(Saved data entries)

——

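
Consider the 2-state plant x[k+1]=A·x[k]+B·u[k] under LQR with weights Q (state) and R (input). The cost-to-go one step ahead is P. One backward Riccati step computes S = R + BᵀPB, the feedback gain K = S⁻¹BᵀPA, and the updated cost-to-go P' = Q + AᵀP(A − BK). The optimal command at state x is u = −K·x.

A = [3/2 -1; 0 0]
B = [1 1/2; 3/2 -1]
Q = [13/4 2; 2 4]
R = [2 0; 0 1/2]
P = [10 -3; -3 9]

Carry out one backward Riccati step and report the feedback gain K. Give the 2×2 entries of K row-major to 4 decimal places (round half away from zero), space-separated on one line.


BᵀP = [5.5000 10.5000; 8.0000 -10.5000]
S = R + BᵀPB = [2 0; 0 1/2] + [21.2500 -7.7500; -7.7500 14.5000] = [23.2500 -7.7500; -7.7500 15.0000]
BᵀPA = [8.2500 -5.5000; 12.0000 -8.0000]
K = S⁻¹·BᵀPA = [0.7508 -0.5005; 1.1879 -0.7919]
A−BK = [0.1552 -0.1035; 0.0617 -0.0411]
AᵀP(A−BK) = [2.0508 -1.3672; -1.3672 0.9115]
P' = Q + AᵀP(A−BK) = [5.3008 0.6328; 0.6328 4.9115]
tr(P') = 10.2122

0.7508 -0.5005 1.1879 -0.7919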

——

REQUIRED WORK> The answer should consist of every entry, repeated word for word.

RESULT FOR THIS EXERCISE>
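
Consider the 2-state plant x[k+1]=A·x[k]+B·u[k] under LQR with weights Q (state) and R (input). The cost-to-go one step ahead is P. One backward Riccati step computes S = R + BᵀPB, the feedback gain K = S⁻¹BᵀPA, and the updated cost-to-go P' = Q + AᵀP(A − BK). The optimal command at state x is u = −K·x.

A = [3/2 -1; 0 0]
B = [1 1/2; 3/2 -1]
Q = [13/4 2; 2 4]
R = [2 0; 0 1/2]
P = [10 -3; -3 9]

Carry out one backward Riccati step and report the feedback gain K. Give the 2×2 entries of K row-major to 4 decimal places (round half away from zero), space-separated on one line.


BᵀP = [5.5000 10.5000; 8.0000 -10.5000]
S = R + BᵀPB = [2 0; 0 1/2] + [21.2500 -7.7500; -7.7500 14.5000] = [23.2500 -7.7500; -7.7500 15.0000]
BᵀPA = [8.2500 -5.5000; 12.0000 -8.0000]
K = S⁻¹·BᵀPA = [0.7508 -0.5005; 1.1879 -0.7919]
A−BK = [0.1552 -0.1035; 0.0617 -0.0411]
AᵀP(A−BK) = [2.0508 -1.3672; -1.3672 0.9115]
P' = Q + AᵀP(A−BK) = [5.3008 0.6328; 0.6328 4.9115]
tr(P') = 10.2122

0.7508 -0.5005 1.1879 -0.7919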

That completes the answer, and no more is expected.